* _WORK REQUIRED_
Each line holding the string "What" is to be copied from the data.
━━ INPUT DATA
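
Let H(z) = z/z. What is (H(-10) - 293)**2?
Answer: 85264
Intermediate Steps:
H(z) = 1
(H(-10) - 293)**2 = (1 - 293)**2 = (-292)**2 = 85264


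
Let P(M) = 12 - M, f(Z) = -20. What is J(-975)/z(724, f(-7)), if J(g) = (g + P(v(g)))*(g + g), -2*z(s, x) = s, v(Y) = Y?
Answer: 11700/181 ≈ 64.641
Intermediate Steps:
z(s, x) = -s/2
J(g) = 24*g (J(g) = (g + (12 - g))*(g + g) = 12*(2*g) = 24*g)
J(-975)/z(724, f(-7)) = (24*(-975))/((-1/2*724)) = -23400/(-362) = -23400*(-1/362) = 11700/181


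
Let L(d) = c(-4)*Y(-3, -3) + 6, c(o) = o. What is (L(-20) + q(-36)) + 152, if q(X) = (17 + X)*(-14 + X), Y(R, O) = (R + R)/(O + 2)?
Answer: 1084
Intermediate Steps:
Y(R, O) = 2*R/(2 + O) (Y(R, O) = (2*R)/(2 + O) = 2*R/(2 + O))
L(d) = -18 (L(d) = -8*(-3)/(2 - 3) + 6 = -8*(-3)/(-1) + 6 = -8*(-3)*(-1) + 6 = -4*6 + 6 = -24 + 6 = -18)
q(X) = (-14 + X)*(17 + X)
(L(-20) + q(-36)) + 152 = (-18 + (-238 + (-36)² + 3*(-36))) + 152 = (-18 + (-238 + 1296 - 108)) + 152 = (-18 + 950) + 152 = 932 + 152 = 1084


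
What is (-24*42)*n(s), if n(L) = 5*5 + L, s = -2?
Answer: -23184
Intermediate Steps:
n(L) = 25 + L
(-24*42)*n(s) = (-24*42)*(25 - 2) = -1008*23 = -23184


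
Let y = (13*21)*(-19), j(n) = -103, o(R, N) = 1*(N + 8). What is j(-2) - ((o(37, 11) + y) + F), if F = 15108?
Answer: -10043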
━━━━
* _WORKED SOLUTION_
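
Let H(z) = z/z. What is (H(-10) - 293)**2?
Let P(M) = 12 - M, f(Z) = -20. What is J(-975)/z(724, f(-7)), if J(g) = (g + P(v(g)))*(g + g), -2*z(s, x) = s, v(Y) = Y?
Let L(d) = c(-4)*Y(-3, -3) + 6, c(o) = o. What is (L(-20) + q(-36)) + 152, if q(X) = (17 + X)*(-14 + X), Y(R, O) = (R + R)/(O + 2)?
What is (-24*42)*n(s), if n(L) = 5*5 + L, s = -2?
Let y = (13*21)*(-19), j(n) = -103, o(R, N) = 1*(N + 8). What is j(-2) - ((o(37, 11) + y) + F), if F = 15108?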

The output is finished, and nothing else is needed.